===== RECORDS TO USE
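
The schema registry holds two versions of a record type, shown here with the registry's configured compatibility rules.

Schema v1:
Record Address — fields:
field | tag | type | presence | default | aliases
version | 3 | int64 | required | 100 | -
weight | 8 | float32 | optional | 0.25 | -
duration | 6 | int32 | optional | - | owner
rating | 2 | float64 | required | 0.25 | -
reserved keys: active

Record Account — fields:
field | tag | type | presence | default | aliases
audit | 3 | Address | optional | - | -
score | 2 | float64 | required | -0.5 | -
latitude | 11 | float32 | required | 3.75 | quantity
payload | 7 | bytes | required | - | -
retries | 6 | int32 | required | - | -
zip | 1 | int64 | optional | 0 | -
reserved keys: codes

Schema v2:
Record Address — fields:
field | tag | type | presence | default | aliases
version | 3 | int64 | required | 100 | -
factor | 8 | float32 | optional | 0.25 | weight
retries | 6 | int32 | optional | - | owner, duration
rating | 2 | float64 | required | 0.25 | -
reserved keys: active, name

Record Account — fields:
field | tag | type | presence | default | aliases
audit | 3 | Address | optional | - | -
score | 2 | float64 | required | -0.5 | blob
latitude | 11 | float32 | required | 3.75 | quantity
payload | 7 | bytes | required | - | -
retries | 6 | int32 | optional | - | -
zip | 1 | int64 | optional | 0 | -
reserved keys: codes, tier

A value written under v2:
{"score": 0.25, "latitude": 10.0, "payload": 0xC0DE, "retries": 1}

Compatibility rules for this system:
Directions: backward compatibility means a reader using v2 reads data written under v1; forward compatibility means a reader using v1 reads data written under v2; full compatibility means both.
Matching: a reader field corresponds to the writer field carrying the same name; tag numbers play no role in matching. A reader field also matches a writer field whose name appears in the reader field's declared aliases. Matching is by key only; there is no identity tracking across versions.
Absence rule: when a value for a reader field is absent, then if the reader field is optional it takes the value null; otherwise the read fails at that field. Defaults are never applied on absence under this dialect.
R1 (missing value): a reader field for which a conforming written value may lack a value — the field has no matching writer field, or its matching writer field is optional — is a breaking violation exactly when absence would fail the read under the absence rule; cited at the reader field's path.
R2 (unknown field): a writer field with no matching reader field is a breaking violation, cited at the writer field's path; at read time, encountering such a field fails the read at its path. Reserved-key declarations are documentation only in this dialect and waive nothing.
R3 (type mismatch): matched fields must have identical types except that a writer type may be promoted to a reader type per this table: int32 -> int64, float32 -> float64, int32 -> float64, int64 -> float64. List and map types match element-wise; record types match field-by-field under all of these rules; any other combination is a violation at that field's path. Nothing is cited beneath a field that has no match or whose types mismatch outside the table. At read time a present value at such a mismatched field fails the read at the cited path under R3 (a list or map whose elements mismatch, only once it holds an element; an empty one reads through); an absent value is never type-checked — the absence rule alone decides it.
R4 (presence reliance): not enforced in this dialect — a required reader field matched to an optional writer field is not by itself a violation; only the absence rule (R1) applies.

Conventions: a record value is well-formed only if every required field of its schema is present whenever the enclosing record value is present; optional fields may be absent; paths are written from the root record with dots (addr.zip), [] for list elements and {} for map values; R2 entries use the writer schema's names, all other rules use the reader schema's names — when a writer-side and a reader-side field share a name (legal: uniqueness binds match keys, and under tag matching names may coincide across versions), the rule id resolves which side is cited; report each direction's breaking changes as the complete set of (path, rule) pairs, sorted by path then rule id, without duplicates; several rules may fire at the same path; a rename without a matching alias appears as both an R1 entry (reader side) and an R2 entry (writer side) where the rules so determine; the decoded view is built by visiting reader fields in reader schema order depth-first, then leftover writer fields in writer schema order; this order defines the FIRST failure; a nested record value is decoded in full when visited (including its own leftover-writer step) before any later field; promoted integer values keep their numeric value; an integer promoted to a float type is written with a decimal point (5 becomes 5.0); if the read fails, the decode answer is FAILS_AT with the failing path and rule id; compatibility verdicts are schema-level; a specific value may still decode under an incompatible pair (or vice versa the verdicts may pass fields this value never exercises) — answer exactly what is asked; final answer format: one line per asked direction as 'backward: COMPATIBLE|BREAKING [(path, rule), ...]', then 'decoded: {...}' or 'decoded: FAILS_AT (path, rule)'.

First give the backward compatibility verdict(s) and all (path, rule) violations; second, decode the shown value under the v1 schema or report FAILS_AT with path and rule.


in Account below, arrows point writer -> reader
backward pass over Account, reader schema v2, writer schema v1:
  writer optional, Address -> Address: reader audit maps from writer audit
  writer required, float64 -> float64: reader score maps from writer score
  writer required, float32 -> float32: reader latitude maps from writer latitude
  writer required, bytes -> bytes: reader payload maps from writer payload
  writer required, int32 -> int32: reader retries maps from writer retries
  writer optional, int64 -> int64: reader zip maps from writer zip
  writer required, int64 -> int64: reader audit.version maps from writer audit.version
  writer optional, float32 -> float32: reader audit.factor maps from writer audit.weight
  writer optional, int32 -> int32: reader audit.retries maps from writer audit.duration
  writer required, float64 -> float64: reader audit.rating maps from writer audit.rating
  nothing fires on Account: backward is COMPATIBLE
migrating the Account value to v1:
  audit := null (absent, optional -> null)
  score := 0.25
  latitude := 10.0
  payload := 0xC0DE
  retries := 1
  zip := null (absent, optional -> null)
  => decoded: {"audit": null, "score": 0.25, "latitude": 10.0, "payload": 0xC0DE, "retries": 1, "zip": null}
ruling out the remaining Account differences:
  renamed field duration to retries in record Address (alias duration declared on the renamed field) -> matters only for Account's forward compatibility — outside the asked direction
  renamed field weight to factor in record Address (alias weight declared on the renamed field) -> matters only for Account's forward compatibility — outside the asked direction
  field retries in record Account: required changed to optional -> matters only for Account's forward compatibility — outside the asked direction

backward: COMPATIBLE []; decoded: {"audit": null, "score": 0.25, "latitude": 10.0, "payload": 0xC0DE, "retries": 1, "zip": null}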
==========
WORK TO COMPLETE: The response should consist of the number of lines in the data that hold the word "codes", with nothing added.

SOLUTION: 2